_Exercise_:
Reproduce the records below word for word.

_Extracted data_:
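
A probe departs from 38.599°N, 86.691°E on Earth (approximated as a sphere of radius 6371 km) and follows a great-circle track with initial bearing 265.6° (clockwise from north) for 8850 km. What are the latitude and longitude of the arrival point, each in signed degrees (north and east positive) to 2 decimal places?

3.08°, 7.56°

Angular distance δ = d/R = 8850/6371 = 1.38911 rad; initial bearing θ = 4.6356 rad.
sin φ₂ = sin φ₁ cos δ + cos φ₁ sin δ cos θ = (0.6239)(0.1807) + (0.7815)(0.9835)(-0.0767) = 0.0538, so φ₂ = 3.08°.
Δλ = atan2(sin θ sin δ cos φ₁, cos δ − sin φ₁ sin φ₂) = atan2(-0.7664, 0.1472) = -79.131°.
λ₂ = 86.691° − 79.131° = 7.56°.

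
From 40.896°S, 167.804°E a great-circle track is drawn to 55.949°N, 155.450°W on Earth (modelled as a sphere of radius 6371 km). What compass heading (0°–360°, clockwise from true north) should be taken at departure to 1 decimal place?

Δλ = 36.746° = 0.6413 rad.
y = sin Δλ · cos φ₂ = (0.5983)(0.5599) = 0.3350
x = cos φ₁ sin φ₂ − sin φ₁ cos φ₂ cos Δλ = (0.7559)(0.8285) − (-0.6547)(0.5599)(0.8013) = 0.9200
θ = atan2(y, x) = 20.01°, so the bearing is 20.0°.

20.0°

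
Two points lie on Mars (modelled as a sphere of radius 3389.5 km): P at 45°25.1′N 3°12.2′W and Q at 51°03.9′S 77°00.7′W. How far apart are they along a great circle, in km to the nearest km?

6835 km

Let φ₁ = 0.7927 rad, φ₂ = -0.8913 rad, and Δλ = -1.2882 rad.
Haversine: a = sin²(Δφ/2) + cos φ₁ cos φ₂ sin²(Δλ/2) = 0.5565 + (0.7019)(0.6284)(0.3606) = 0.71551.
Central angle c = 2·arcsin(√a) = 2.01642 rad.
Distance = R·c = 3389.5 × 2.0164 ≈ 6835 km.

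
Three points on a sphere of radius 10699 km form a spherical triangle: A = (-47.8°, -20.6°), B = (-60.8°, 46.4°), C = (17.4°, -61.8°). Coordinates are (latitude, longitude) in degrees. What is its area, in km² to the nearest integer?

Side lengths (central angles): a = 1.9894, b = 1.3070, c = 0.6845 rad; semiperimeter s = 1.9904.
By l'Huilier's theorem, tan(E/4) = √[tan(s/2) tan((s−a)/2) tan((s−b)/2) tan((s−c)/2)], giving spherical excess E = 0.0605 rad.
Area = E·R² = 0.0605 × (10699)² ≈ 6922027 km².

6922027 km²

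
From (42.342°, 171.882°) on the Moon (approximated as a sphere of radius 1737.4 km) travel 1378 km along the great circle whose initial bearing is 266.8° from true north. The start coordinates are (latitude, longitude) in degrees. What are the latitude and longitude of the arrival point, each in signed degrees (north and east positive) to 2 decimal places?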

_Result of the exercise_:
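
A probe departs from 38.599°N, 86.691°E on Earth (approximated as a sphere of radius 6371 km) and follows a great-circle track with initial bearing 265.6° (clockwise from north) for 8850 km. What are the latitude and longitude of the arrival point, each in signed degrees (north and east positive) to 2 decimal places?

3.08°, 7.56°

Angular distance δ = d/R = 8850/6371 = 1.38911 rad; initial bearing θ = 4.6356 rad.
sin φ₂ = sin φ₁ cos δ + cos φ₁ sin δ cos θ = (0.6239)(0.1807) + (0.7815)(0.9835)(-0.0767) = 0.0538, so φ₂ = 3.08°.
Δλ = atan2(sin θ sin δ cos φ₁, cos δ − sin φ₁ sin φ₂) = atan2(-0.7664, 0.1472) = -79.131°.
λ₂ = 86.691° − 79.131° = 7.56°.

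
From 40.896°S, 167.804°E a great-circle track is drawn to 55.949°N, 155.450°W on Earth (modelled as a sphere of radius 6371 km). What compass heading (0°–360°, clockwise from true north) should be taken at departure to 1 decimal place?

Δλ = 36.746° = 0.6413 rad.
y = sin Δλ · cos φ₂ = (0.5983)(0.5599) = 0.3350
x = cos φ₁ sin φ₂ − sin φ₁ cos φ₂ cos Δλ = (0.7559)(0.8285) − (-0.6547)(0.5599)(0.8013) = 0.9200
θ = atan2(y, x) = 20.01°, so the bearing is 20.0°.

20.0°

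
Two points lie on Mars (modelled as a sphere of radius 3389.5 km): P at 45°25.1′N 3°12.2′W and Q at 51°03.9′S 77°00.7′W. How far apart are they along a great circle, in km to the nearest km?

6835 km

Let φ₁ = 0.7927 rad, φ₂ = -0.8913 rad, and Δλ = -1.2882 rad.
Haversine: a = sin²(Δφ/2) + cos φ₁ cos φ₂ sin²(Δλ/2) = 0.5565 + (0.7019)(0.6284)(0.3606) = 0.71551.
Central angle c = 2·arcsin(√a) = 2.01642 rad.
Distance = R·c = 3389.5 × 2.0164 ≈ 6835 km.

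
Three points on a sphere of radius 10699 km form a spherical triangle: A = (-47.8°, -20.6°), B = (-60.8°, 46.4°), C = (17.4°, -61.8°). Coordinates are (latitude, longitude) in degrees. What is its area, in km² to the nearest integer?

Side lengths (central angles): a = 1.9894, b = 1.3070, c = 0.6845 rad; semiperimeter s = 1.9904.
By l'Huilier's theorem, tan(E/4) = √[tan(s/2) tan((s−a)/2) tan((s−b)/2) tan((s−c)/2)], giving spherical excess E = 0.0605 rad.
Area = E·R² = 0.0605 × (10699)² ≈ 6922027 km².

6922027 km²

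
From (42.342°, 171.882°) on the Moon (approximated as a sphere of radius 1737.4 km) travel 1378 km along the great circle whose initial bearing is 266.8° from true north. The start coordinates are (latitude, longitude) in degrees. What are the latitude and longitude of the arrival point, each in signed degrees (north and east positive) to 2 decimal places?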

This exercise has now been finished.